Return every line from the one with "Vantage Site has" through the one with "A contract with Juniper", inclusive, exactly as it appears below.

> Entries taken from a collection:
--- START ---

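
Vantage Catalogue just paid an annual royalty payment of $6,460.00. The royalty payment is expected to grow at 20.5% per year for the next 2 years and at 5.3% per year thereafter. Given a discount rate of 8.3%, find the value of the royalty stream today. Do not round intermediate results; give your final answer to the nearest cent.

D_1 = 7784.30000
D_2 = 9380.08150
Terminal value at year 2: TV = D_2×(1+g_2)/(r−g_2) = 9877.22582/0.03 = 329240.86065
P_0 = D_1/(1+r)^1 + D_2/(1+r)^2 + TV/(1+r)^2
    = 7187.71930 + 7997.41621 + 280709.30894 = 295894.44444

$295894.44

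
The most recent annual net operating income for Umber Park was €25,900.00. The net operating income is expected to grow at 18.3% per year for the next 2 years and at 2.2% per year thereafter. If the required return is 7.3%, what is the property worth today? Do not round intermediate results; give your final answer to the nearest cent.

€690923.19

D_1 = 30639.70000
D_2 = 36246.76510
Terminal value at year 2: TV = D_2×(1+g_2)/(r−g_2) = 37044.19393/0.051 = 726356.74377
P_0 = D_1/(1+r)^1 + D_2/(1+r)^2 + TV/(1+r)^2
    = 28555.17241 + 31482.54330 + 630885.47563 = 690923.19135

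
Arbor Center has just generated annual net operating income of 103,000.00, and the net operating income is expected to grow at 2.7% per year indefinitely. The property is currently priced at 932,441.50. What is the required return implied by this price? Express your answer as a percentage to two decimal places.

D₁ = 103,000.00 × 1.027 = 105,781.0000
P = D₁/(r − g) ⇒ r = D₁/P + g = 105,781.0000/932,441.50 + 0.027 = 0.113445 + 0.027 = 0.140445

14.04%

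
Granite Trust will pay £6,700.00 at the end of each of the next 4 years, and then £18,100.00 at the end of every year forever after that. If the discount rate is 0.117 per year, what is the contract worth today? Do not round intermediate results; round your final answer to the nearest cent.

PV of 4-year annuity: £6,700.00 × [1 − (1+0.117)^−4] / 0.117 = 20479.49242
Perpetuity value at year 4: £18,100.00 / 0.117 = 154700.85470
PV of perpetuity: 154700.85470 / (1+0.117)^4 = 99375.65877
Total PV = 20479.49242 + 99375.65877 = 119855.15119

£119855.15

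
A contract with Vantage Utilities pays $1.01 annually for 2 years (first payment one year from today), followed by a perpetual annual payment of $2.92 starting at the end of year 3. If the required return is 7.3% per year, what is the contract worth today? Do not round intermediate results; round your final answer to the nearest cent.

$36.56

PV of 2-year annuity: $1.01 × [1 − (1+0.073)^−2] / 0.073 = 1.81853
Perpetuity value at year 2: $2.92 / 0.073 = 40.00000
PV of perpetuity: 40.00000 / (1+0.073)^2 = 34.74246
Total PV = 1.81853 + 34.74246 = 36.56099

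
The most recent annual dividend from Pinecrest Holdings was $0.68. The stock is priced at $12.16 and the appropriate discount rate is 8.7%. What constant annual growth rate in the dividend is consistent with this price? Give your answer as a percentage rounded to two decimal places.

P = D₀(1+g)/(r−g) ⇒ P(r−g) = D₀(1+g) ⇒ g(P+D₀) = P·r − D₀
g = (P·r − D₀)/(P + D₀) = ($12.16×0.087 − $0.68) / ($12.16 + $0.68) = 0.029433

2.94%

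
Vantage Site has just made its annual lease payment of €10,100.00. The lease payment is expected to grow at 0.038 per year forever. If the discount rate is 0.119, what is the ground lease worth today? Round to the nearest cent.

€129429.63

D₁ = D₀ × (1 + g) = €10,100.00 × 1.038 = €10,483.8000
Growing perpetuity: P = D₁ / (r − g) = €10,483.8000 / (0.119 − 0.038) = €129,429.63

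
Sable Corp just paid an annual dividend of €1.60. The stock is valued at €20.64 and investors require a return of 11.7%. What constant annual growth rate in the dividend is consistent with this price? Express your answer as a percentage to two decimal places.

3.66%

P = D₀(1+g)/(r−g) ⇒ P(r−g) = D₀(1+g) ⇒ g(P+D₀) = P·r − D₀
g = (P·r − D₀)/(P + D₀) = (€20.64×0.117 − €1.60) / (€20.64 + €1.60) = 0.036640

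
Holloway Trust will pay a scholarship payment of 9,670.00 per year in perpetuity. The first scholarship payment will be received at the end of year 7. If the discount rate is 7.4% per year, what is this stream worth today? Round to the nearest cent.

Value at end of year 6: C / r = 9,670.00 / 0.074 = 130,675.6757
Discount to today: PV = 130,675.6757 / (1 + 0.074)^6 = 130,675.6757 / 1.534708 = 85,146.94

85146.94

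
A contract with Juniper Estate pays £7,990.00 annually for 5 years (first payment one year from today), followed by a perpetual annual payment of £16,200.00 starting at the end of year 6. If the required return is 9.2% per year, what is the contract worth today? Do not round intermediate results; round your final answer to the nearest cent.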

--- END ---
--- START ---

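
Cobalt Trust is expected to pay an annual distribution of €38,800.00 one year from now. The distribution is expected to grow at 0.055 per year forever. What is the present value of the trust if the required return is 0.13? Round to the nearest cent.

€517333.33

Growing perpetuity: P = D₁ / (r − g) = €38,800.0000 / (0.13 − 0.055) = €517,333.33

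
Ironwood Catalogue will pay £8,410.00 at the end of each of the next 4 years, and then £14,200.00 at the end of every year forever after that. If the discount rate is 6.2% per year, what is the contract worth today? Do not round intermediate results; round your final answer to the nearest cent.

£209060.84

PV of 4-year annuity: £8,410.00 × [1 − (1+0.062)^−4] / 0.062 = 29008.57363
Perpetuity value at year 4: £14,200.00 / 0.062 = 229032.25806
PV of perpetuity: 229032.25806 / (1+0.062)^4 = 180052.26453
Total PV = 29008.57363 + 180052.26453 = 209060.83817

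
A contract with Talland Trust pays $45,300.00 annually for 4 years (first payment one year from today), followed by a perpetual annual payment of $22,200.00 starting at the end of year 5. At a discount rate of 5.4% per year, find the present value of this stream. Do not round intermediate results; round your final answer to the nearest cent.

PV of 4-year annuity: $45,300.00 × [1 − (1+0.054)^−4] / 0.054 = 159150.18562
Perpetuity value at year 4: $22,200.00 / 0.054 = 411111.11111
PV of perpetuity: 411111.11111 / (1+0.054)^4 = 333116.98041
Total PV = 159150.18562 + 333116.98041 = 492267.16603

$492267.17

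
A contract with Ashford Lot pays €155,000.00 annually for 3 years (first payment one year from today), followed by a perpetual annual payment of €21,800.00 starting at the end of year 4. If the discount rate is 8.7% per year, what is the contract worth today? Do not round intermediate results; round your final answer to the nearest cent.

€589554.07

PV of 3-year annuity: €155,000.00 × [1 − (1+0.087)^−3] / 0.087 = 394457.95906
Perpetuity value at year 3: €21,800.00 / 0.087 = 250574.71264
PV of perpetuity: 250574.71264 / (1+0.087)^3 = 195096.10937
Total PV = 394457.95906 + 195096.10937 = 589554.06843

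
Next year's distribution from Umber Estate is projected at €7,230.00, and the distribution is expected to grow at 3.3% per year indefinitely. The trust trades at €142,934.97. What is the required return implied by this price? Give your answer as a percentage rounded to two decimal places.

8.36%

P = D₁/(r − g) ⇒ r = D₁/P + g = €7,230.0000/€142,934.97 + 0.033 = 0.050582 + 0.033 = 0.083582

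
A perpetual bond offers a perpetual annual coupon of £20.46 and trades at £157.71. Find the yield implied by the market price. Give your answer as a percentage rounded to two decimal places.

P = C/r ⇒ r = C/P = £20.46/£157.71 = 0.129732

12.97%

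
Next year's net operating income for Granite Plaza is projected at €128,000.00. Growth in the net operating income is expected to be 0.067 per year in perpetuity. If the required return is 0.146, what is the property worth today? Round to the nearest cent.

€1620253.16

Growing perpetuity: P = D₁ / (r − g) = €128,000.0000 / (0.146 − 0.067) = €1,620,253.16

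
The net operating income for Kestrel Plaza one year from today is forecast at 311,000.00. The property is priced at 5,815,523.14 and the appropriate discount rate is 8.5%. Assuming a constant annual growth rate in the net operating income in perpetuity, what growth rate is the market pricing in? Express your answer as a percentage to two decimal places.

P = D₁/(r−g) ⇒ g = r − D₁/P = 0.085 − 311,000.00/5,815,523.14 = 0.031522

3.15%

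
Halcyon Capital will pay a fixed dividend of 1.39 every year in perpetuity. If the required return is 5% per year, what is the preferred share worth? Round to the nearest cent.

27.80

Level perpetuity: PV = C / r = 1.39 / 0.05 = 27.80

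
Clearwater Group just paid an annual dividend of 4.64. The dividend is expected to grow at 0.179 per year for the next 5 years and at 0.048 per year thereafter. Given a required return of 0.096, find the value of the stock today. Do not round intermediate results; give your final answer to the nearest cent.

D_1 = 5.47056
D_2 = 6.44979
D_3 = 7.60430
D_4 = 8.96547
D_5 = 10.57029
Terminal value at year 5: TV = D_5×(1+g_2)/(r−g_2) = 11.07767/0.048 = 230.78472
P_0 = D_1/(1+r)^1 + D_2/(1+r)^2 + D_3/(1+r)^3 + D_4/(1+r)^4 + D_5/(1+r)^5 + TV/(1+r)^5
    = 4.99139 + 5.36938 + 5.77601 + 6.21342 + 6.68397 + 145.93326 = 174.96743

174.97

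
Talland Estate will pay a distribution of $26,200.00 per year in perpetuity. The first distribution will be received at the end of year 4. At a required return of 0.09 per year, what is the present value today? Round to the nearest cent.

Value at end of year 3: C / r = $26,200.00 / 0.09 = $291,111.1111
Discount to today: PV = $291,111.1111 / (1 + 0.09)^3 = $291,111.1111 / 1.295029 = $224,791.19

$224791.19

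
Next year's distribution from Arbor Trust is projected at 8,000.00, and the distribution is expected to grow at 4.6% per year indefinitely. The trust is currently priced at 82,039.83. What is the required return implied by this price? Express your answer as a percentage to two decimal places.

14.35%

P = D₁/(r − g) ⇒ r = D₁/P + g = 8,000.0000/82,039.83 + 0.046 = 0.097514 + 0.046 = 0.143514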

--- END ---
--- START ---

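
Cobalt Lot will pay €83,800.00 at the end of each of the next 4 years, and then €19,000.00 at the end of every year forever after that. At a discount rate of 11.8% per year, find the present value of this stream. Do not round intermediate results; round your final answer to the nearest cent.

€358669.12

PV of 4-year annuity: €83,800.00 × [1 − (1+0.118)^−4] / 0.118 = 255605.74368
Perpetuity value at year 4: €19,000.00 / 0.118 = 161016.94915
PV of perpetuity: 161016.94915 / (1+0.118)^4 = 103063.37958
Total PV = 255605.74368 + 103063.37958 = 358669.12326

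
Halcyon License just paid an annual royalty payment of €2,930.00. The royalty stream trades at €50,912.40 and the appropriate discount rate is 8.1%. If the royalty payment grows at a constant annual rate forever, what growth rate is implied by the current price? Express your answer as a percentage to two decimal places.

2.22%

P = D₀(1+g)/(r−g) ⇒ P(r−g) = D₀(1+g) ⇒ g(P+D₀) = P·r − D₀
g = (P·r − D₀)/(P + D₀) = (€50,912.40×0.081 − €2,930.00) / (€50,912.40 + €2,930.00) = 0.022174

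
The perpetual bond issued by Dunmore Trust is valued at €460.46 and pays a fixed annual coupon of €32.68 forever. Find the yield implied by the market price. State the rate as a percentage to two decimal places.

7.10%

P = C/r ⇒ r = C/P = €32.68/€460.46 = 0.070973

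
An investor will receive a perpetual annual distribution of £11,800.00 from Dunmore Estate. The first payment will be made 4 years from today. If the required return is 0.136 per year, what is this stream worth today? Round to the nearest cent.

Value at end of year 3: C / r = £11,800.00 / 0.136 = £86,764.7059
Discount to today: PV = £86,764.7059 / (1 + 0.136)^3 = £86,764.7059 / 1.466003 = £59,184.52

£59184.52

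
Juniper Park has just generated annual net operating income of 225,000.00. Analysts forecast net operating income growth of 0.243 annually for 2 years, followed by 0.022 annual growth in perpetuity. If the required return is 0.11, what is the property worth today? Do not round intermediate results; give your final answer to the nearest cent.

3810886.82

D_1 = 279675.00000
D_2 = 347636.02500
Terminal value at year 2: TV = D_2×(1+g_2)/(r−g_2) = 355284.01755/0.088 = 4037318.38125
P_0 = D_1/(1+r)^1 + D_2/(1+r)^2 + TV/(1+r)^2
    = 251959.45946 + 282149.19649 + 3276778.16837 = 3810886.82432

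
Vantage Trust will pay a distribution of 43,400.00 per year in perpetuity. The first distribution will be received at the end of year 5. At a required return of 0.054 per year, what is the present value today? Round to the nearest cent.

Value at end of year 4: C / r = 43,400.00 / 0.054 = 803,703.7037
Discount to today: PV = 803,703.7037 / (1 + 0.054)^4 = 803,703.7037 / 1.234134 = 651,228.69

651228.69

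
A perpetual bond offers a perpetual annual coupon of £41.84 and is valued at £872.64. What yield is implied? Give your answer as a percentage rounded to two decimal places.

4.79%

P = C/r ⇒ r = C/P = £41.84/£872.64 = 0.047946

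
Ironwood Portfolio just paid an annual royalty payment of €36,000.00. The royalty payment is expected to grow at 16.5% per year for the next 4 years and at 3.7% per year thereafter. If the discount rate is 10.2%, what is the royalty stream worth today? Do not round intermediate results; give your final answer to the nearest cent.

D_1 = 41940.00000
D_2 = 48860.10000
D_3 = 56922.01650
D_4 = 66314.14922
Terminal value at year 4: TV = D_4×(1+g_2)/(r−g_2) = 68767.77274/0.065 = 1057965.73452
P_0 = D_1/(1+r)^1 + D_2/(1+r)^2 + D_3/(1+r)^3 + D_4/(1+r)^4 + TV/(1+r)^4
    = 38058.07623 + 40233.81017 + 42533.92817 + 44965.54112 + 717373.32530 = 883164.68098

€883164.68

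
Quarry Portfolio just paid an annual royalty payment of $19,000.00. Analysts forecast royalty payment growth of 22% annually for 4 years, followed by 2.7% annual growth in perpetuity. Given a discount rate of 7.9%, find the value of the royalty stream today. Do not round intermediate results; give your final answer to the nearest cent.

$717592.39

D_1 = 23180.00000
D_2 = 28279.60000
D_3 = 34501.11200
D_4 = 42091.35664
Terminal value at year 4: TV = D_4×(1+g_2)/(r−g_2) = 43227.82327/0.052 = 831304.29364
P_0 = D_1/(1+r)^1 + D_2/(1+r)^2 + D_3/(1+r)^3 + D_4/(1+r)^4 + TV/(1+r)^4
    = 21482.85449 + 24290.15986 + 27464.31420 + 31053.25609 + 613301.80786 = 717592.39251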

--- END ---

> Result for this exercise:
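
Vantage Site has just made its annual lease payment of €10,100.00. The lease payment is expected to grow at 0.038 per year forever. If the discount rate is 0.119, what is the ground lease worth today? Round to the nearest cent.

€129429.63

D₁ = D₀ × (1 + g) = €10,100.00 × 1.038 = €10,483.8000
Growing perpetuity: P = D₁ / (r − g) = €10,483.8000 / (0.119 − 0.038) = €129,429.63

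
Sable Corp just paid an annual dividend of €1.60. The stock is valued at €20.64 and investors require a return of 11.7%. What constant annual growth rate in the dividend is consistent with this price? Express your answer as a percentage to two decimal places.

3.66%

P = D₀(1+g)/(r−g) ⇒ P(r−g) = D₀(1+g) ⇒ g(P+D₀) = P·r − D₀
g = (P·r − D₀)/(P + D₀) = (€20.64×0.117 − €1.60) / (€20.64 + €1.60) = 0.036640

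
Holloway Trust will pay a scholarship payment of 9,670.00 per year in perpetuity. The first scholarship payment will be received at the end of year 7. If the discount rate is 7.4% per year, what is this stream worth today? Round to the nearest cent.

Value at end of year 6: C / r = 9,670.00 / 0.074 = 130,675.6757
Discount to today: PV = 130,675.6757 / (1 + 0.074)^6 = 130,675.6757 / 1.534708 = 85,146.94

85146.94

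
A contract with Juniper Estate pays £7,990.00 annually for 5 years (first payment one year from today), followed by a perpetual annual payment of £16,200.00 starting at the end of year 6. If the required return is 9.2% per year, what is the contract worth today? Do not round intermediate results; round your final answer to the nearest cent.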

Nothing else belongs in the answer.